EXERCISE AIM →
Copy the records below in full, changing no character.

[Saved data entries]
_ _ _

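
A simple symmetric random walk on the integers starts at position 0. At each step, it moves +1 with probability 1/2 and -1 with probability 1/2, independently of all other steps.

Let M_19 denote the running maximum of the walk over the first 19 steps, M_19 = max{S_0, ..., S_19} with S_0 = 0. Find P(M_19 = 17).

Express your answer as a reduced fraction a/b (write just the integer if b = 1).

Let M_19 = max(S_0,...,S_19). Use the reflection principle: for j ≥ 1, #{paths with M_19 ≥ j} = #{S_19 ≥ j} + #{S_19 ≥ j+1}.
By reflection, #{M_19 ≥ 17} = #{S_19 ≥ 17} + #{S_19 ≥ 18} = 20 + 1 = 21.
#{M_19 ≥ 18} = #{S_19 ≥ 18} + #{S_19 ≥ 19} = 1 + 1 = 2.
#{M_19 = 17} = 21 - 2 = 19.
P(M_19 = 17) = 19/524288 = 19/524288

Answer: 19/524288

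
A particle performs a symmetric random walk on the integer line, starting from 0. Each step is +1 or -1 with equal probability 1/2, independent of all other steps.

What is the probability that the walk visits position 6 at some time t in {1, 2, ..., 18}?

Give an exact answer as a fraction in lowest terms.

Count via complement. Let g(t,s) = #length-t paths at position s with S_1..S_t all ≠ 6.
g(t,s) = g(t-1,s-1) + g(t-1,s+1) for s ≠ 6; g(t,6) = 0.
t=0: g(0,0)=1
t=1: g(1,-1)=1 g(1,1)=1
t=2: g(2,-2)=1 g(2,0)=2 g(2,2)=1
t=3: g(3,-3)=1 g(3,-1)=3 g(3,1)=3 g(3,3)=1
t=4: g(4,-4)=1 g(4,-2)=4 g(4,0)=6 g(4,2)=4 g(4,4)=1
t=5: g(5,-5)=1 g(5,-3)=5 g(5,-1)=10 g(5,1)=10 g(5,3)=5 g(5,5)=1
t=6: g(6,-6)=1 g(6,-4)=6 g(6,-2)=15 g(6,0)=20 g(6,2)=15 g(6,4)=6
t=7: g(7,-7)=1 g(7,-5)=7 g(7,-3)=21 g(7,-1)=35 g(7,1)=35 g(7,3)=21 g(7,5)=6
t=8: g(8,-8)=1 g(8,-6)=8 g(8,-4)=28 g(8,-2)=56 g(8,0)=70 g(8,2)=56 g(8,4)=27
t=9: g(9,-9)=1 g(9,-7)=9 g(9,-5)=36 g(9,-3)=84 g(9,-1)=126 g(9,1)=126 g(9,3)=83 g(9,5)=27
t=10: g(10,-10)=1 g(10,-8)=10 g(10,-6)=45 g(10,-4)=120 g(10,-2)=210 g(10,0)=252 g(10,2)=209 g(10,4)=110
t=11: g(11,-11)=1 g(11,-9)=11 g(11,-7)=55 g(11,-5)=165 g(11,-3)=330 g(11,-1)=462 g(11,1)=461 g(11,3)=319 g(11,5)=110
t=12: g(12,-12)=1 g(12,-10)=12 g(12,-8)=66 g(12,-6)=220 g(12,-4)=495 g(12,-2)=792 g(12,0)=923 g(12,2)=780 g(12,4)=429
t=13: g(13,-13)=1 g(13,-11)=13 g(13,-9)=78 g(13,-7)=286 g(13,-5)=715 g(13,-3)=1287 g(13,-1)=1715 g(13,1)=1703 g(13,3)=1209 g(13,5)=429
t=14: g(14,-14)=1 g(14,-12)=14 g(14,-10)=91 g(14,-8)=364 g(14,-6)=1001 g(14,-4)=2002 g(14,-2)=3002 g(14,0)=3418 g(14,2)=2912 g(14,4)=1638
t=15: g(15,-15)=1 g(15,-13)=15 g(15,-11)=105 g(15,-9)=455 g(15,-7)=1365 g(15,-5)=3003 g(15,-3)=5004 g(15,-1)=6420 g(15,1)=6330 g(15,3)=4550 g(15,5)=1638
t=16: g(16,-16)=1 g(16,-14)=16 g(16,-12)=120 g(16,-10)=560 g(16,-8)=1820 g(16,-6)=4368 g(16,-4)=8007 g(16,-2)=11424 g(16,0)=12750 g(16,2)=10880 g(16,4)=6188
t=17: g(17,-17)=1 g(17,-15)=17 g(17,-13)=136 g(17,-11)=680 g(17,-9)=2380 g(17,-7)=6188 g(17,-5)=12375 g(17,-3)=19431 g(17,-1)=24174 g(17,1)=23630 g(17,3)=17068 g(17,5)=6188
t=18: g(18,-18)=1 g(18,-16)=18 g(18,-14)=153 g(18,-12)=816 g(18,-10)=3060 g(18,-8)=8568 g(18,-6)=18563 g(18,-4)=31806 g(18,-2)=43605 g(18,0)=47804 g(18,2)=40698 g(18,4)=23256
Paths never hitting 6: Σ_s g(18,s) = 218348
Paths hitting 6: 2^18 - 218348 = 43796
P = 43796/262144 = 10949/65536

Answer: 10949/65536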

_ _ _

WRITTEN SOLUTION →
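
A simple symmetric random walk on the integers starts at position 0. At each step, it moves +1 with probability 1/2 and -1 with probability 1/2, independently of all other steps.

Let M_19 denote the running maximum of the walk over the first 19 steps, M_19 = max{S_0, ..., S_19} with S_0 = 0. Find P(M_19 = 17).

Express your answer as a reduced fraction a/b (write just the integer if b = 1).

Let M_19 = max(S_0,...,S_19). Use the reflection principle: for j ≥ 1, #{paths with M_19 ≥ j} = #{S_19 ≥ j} + #{S_19 ≥ j+1}.
By reflection, #{M_19 ≥ 17} = #{S_19 ≥ 17} + #{S_19 ≥ 18} = 20 + 1 = 21.
#{M_19 ≥ 18} = #{S_19 ≥ 18} + #{S_19 ≥ 19} = 1 + 1 = 2.
#{M_19 = 17} = 21 - 2 = 19.
P(M_19 = 17) = 19/524288 = 19/524288

Answer: 19/524288

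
A particle performs a symmetric random walk on the integer line, starting from 0. Each step is +1 or -1 with equal probability 1/2, independent of all other steps.

What is the probability that the walk visits position 6 at some time t in {1, 2, ..., 18}?

Give an exact answer as a fraction in lowest terms.

Count via complement. Let g(t,s) = #length-t paths at position s with S_1..S_t all ≠ 6.
g(t,s) = g(t-1,s-1) + g(t-1,s+1) for s ≠ 6; g(t,6) = 0.
t=0: g(0,0)=1
t=1: g(1,-1)=1 g(1,1)=1
t=2: g(2,-2)=1 g(2,0)=2 g(2,2)=1
t=3: g(3,-3)=1 g(3,-1)=3 g(3,1)=3 g(3,3)=1
t=4: g(4,-4)=1 g(4,-2)=4 g(4,0)=6 g(4,2)=4 g(4,4)=1
t=5: g(5,-5)=1 g(5,-3)=5 g(5,-1)=10 g(5,1)=10 g(5,3)=5 g(5,5)=1
t=6: g(6,-6)=1 g(6,-4)=6 g(6,-2)=15 g(6,0)=20 g(6,2)=15 g(6,4)=6
t=7: g(7,-7)=1 g(7,-5)=7 g(7,-3)=21 g(7,-1)=35 g(7,1)=35 g(7,3)=21 g(7,5)=6
t=8: g(8,-8)=1 g(8,-6)=8 g(8,-4)=28 g(8,-2)=56 g(8,0)=70 g(8,2)=56 g(8,4)=27
t=9: g(9,-9)=1 g(9,-7)=9 g(9,-5)=36 g(9,-3)=84 g(9,-1)=126 g(9,1)=126 g(9,3)=83 g(9,5)=27
t=10: g(10,-10)=1 g(10,-8)=10 g(10,-6)=45 g(10,-4)=120 g(10,-2)=210 g(10,0)=252 g(10,2)=209 g(10,4)=110
t=11: g(11,-11)=1 g(11,-9)=11 g(11,-7)=55 g(11,-5)=165 g(11,-3)=330 g(11,-1)=462 g(11,1)=461 g(11,3)=319 g(11,5)=110
t=12: g(12,-12)=1 g(12,-10)=12 g(12,-8)=66 g(12,-6)=220 g(12,-4)=495 g(12,-2)=792 g(12,0)=923 g(12,2)=780 g(12,4)=429
t=13: g(13,-13)=1 g(13,-11)=13 g(13,-9)=78 g(13,-7)=286 g(13,-5)=715 g(13,-3)=1287 g(13,-1)=1715 g(13,1)=1703 g(13,3)=1209 g(13,5)=429
t=14: g(14,-14)=1 g(14,-12)=14 g(14,-10)=91 g(14,-8)=364 g(14,-6)=1001 g(14,-4)=2002 g(14,-2)=3002 g(14,0)=3418 g(14,2)=2912 g(14,4)=1638
t=15: g(15,-15)=1 g(15,-13)=15 g(15,-11)=105 g(15,-9)=455 g(15,-7)=1365 g(15,-5)=3003 g(15,-3)=5004 g(15,-1)=6420 g(15,1)=6330 g(15,3)=4550 g(15,5)=1638
t=16: g(16,-16)=1 g(16,-14)=16 g(16,-12)=120 g(16,-10)=560 g(16,-8)=1820 g(16,-6)=4368 g(16,-4)=8007 g(16,-2)=11424 g(16,0)=12750 g(16,2)=10880 g(16,4)=6188
t=17: g(17,-17)=1 g(17,-15)=17 g(17,-13)=136 g(17,-11)=680 g(17,-9)=2380 g(17,-7)=6188 g(17,-5)=12375 g(17,-3)=19431 g(17,-1)=24174 g(17,1)=23630 g(17,3)=17068 g(17,5)=6188
t=18: g(18,-18)=1 g(18,-16)=18 g(18,-14)=153 g(18,-12)=816 g(18,-10)=3060 g(18,-8)=8568 g(18,-6)=18563 g(18,-4)=31806 g(18,-2)=43605 g(18,0)=47804 g(18,2)=40698 g(18,4)=23256
Paths never hitting 6: Σ_s g(18,s) = 218348
Paths hitting 6: 2^18 - 218348 = 43796
P = 43796/262144 = 10949/65536

Answer: 10949/65536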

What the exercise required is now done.